** Information provided follows **

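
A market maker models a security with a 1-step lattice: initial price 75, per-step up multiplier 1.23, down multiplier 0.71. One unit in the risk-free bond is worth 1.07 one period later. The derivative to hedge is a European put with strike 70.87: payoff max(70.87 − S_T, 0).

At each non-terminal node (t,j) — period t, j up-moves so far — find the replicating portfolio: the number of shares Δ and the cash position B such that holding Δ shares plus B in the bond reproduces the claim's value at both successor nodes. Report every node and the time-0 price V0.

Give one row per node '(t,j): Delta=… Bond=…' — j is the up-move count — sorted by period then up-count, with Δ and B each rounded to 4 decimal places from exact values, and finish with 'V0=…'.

No-arbitrage ⇒ martingale measure with p* = (R−d)/(u−d) = 0.6923.
At expiry t=1: V(1,0)=17.6200, V(1,1)=0.0000
Node (0,0) S=75.0000: V=(p*·0.0000+(1−p*)·17.6200)/1.07=5.0669; Δ=(0.0000−17.6200)/(92.2500−53.2500)=-0.4518; B=V−Δ·S=38.9515
Root portfolio cost Δ·75+B reproduces V0=5.0669.

(0,0): Delta=-0.4518 Bond=38.9515
V0=5.0669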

** End of Information provided **

■ **Task objective**
Retype the whole listing above. Please keep it exact.

■ **Response**
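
A market maker models a security with a 1-step lattice: initial price 75, per-step up multiplier 1.23, down multiplier 0.71. One unit in the risk-free bond is worth 1.07 one period later. The derivative to hedge is a European put with strike 70.87: payoff max(70.87 − S_T, 0).

At each non-terminal node (t,j) — period t, j up-moves so far — find the replicating portfolio: the number of shares Δ and the cash position B such that holding Δ shares plus B in the bond reproduces the claim's value at both successor nodes. Report every node and the time-0 price V0.

Give one row per node '(t,j): Delta=… Bond=…' — j is the up-move count — sorted by period then up-count, with Δ and B each rounded to 4 decimal places from exact values, and finish with 'V0=…'.

No-arbitrage ⇒ martingale measure with p* = (R−d)/(u−d) = 0.6923.
At expiry t=1: V(1,0)=17.6200, V(1,1)=0.0000
Node (0,0) S=75.0000: V=(p*·0.0000+(1−p*)·17.6200)/1.07=5.0669; Δ=(0.0000−17.6200)/(92.2500−53.2500)=-0.4518; B=V−Δ·S=38.9515
Root portfolio cost Δ·75+B reproduces V0=5.0669.

(0,0): Delta=-0.4518 Bond=38.9515
V0=5.0669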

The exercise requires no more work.